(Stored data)
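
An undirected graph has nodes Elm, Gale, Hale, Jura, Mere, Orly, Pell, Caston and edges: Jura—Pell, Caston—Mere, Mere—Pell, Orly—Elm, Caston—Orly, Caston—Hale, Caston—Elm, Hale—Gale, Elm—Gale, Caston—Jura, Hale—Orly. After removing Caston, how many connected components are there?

With Caston gone, the remaining components are: {Jura, Mere, Pell}; {Elm, Gale, Hale, Orly}.
That is 2 components.

2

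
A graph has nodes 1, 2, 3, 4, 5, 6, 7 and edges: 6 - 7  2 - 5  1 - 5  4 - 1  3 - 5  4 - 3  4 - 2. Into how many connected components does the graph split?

Starting from 6 we can reach 6, 7. That is one component of size 2.
Starting from 1 we can reach 1, 2, 3, 4, 5. That is one component of size 5.
Total: 2 components.

2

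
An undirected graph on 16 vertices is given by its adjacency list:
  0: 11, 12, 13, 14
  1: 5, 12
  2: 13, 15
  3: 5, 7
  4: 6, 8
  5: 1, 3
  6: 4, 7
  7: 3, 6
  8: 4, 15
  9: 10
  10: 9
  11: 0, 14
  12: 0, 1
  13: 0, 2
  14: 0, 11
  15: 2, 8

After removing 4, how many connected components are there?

2

With 4 gone, the remaining components are: {9, 10}; {0, 1, 2, 3, 5, 6, 7, 8, 11, 12, 13, 14, 15}.
That is 2 components.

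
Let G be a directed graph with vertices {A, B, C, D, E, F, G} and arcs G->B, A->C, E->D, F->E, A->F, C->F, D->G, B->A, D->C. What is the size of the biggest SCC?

7

{A, B, C, D, E, F, G} are all mutually reachable — one SCC of size 7.
The largest has 7 vertices.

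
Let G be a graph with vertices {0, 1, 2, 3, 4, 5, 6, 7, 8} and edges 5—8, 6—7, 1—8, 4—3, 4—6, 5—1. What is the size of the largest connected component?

2 is isolated — a component by itself.
0 is isolated — a component by itself.
Starting from 1 we can reach 1, 5, 8. That is one component of size 3.
Starting from 3 we can reach 3, 4, 6, 7. That is one component of size 4.
The largest has 4 vertices.

4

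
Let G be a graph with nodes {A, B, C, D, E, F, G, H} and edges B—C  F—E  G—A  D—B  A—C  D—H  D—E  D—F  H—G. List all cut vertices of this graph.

Removing D increases the component count from 1 to 2, so D is a cut vertex.
By contrast removing F leaves 1 component; it is not a cut vertex. No other vertex is a cut vertex either.

D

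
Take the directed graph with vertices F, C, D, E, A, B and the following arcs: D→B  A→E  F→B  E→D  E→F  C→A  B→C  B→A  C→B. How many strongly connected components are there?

1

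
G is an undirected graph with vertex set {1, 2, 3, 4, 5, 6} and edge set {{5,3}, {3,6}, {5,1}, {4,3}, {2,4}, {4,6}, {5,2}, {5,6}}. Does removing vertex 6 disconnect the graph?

Deleting 6 leaves 1 component (was 1) (its neighbors 3, 4, 5 remain connected to each other), so 6 is not a cut vertex.

No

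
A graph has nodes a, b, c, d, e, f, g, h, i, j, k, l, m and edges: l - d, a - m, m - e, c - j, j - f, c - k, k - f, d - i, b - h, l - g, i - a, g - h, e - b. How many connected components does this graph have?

Starting from c we can reach c, f, j, k. That is one component of size 4.
Starting from a we can reach a, b, d, e, g, h, i, l, m. That is one component of size 9.
Total: 2 components.

2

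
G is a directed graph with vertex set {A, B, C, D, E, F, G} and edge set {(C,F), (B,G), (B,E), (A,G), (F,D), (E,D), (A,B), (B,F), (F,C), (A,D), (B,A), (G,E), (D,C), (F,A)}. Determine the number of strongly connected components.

1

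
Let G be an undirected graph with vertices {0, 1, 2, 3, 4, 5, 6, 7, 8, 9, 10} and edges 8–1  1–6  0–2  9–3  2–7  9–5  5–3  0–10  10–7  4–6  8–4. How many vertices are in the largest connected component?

4

Starting from 3 we can reach 3, 5, 9. That is one component of size 3.
Starting from 1 we can reach 1, 4, 6, 8. That is one component of size 4.
Starting from 0 we can reach 0, 2, 7, 10. That is one component of size 4.
The largest has 4 vertices.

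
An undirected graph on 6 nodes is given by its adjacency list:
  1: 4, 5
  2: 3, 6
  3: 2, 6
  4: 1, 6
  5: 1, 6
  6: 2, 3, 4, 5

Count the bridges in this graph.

The edges on the cycle 6-2-3-6 are not bridges since each lies on that cycle.
Every edge lies on some cycle, so there are no bridges.

0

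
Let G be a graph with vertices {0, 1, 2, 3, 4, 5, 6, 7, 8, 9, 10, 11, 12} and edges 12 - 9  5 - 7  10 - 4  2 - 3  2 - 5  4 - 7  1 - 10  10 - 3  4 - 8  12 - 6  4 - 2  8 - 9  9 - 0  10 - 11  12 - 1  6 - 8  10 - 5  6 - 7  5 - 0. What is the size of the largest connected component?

Starting from 0 we can reach 0, 1, 2, 3, 4, 5, 6, 7, 8, 9, 10, 11, 12. That is one component of size 13.
The largest has 13 vertices.

13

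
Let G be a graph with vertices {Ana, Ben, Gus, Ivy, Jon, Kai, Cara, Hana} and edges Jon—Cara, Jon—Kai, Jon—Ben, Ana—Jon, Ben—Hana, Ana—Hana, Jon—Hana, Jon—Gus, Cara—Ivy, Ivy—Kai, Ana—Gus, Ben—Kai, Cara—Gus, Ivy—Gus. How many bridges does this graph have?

The edges on the cycle Jon-Cara-Ivy-Gus-Jon are not bridges since each lies on that cycle.
Every edge lies on some cycle, so there are no bridges.

0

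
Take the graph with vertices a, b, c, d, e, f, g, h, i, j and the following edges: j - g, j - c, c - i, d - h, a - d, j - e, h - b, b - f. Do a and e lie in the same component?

No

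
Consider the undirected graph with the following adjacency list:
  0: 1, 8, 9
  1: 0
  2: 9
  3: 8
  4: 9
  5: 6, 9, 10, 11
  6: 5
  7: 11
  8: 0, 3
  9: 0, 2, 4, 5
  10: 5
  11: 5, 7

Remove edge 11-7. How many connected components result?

Before removal there is 1 component.
11-7 is a bridge — removing it separates 11's side from 7's side.
After removal: 2 components.

2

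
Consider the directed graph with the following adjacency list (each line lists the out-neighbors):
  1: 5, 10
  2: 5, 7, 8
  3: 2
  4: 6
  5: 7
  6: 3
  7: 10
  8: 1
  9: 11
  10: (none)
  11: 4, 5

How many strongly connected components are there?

{8} is an SCC by itself.
{5} is an SCC by itself.
{10} is an SCC by itself.
{6} is an SCC by itself.
{3} is an SCC by itself.
(and 6 more singleton SCCs)
That gives 11 strongly connected components.

11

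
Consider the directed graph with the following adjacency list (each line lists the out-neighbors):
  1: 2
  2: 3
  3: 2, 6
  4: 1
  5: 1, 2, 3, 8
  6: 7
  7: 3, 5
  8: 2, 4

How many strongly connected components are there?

{1, 2, 3, 4, 5, 6, 7, 8} are all mutually reachable — one SCC of size 8.
That gives 1 strongly connected component.

1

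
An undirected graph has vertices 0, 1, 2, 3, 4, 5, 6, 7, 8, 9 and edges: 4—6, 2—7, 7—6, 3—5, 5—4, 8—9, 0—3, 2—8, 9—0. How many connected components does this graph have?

2

1 is isolated — a component by itself.
Starting from 0 we can reach 0, 2, 3, 4, 5, 6, 7, 8, 9. That is one component of size 9.
Total: 2 components.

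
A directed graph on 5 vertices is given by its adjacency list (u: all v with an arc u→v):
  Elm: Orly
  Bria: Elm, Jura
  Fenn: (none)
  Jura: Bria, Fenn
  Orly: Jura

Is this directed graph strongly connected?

No

There is no directed path from Fenn to Bria, so the graph is not strongly connected.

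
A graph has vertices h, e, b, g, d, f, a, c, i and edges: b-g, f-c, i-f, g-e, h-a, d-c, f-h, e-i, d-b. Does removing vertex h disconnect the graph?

Yes

Deleting h raises the number of components from 1 to 2, so h is a cut vertex.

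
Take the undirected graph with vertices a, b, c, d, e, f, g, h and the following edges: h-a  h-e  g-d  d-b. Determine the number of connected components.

c is isolated — a component by itself.
f is isolated — a component by itself.
Starting from a we can reach a, e, h. That is one component of size 3.
Starting from b we can reach b, d, g. That is one component of size 3.
Total: 4 components.

4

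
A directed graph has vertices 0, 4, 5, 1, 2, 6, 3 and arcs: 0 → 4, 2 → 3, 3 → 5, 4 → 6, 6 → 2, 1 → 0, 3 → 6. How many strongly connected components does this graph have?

5

{2, 3, 6} are all mutually reachable — one SCC of size 3.
{1} is an SCC by itself.
{4} is an SCC by itself.
{5} is an SCC by itself.
{0} is an SCC by itself.
That gives 5 strongly connected components.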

TASK TO COMPLETE. Lines that contain "adjacency" should be pulled from the entries above and reported.

REPLY.
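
An undirected graph on 16 vertices is given by its adjacency list:
An undirected graph on 6 nodes is given by its adjacency list:
Consider the undirected graph with the following adjacency list:
Consider the directed graph with the following adjacency list (each line lists the out-neighbors):
Consider the directed graph with the following adjacency list (each line lists the out-neighbors):
A directed graph on 5 vertices is given by its adjacency list (u: all v with an arc u→v):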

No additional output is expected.